Task goal:
From start to end of the material below, restate each line exactly.

(Entries supplied Opens)

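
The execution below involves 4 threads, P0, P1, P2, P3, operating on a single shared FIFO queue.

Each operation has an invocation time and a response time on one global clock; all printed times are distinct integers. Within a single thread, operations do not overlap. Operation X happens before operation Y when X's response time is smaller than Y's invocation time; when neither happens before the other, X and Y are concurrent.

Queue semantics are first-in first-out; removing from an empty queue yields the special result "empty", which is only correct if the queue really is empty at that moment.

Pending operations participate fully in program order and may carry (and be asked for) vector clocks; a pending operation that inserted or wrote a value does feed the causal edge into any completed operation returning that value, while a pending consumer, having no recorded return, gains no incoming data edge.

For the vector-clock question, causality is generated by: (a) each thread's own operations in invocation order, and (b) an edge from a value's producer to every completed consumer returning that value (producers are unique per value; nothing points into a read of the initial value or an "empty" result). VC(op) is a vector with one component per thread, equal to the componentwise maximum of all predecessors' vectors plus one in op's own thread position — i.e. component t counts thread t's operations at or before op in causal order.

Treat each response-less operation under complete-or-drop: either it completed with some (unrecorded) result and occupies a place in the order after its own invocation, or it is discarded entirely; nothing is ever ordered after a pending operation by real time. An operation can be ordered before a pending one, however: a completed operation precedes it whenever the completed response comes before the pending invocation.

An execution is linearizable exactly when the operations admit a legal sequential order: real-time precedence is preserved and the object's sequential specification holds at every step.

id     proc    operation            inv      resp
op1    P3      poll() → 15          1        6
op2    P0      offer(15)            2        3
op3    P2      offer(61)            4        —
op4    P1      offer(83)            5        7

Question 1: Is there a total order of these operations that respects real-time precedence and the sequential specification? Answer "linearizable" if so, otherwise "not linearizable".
one valid linearization: op2, op1, op3, op4
1. op2 offer(15), leaving queue <15>
2. op1 poll() → 15, leaving queue <>
3. op3 offer(61) (pending, included), leaving queue <61>
4. op4 offer(83), leaving queue <61,83>

linearizable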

(Entries supplied Closes)

Reply to the exercise:
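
The execution below involves 4 threads, P0, P1, P2, P3, operating on a single shared FIFO queue.

Each operation has an invocation time and a response time on one global clock; all printed times are distinct integers. Within a single thread, operations do not overlap. Operation X happens before operation Y when X's response time is smaller than Y's invocation time; when neither happens before the other, X and Y are concurrent.

Queue semantics are first-in first-out; removing from an empty queue yields the special result "empty", which is only correct if the queue really is empty at that moment.

Pending operations participate fully in program order and may carry (and be asked for) vector clocks; a pending operation that inserted or wrote a value does feed the causal edge into any completed operation returning that value, while a pending consumer, having no recorded return, gains no incoming data edge.

For the vector-clock question, causality is generated by: (a) each thread's own operations in invocation order, and (b) an edge from a value's producer to every completed consumer returning that value (producers are unique per value; nothing points into a read of the initial value or an "empty" result). VC(op) is a vector with one component per thread, equal to the componentwise maximum of all predecessors' vectors plus one in op's own thread position — i.e. component t counts thread t's operations at or before op in causal order.

Treat each response-less operation under complete-or-drop: either it completed with some (unrecorded) result and occupies a place in the order after its own invocation, or it is discarded entirely; nothing is ever ordered after a pending operation by real time. An operation can be ordered before a pending one, however: a completed operation precedes it whenever the completed response comes before the pending invocation.

An execution is linearizable exactly when the operations admit a legal sequential order: real-time precedence is preserved and the object's sequential specification holds at every step.

id     proc    operation            inv      resp
op1    P3      poll() → 15          1        6
op2    P0      offer(15)            2        3
op3    P2      offer(61)            4        —
op4    P1      offer(83)            5        7

Question 1: Is there a total order of these operations that respects real-time precedence and the sequential specification? Answer "linearizable" if so, otherwise "not linearizable".
one valid linearization: op2, op1, op3, op4
1. op2 offer(15), leaving queue <15>
2. op1 poll() → 15, leaving queue <>
3. op3 offer(61) (pending, included), leaving queue <61>
4. op4 offer(83), leaving queue <61,83>

linearizable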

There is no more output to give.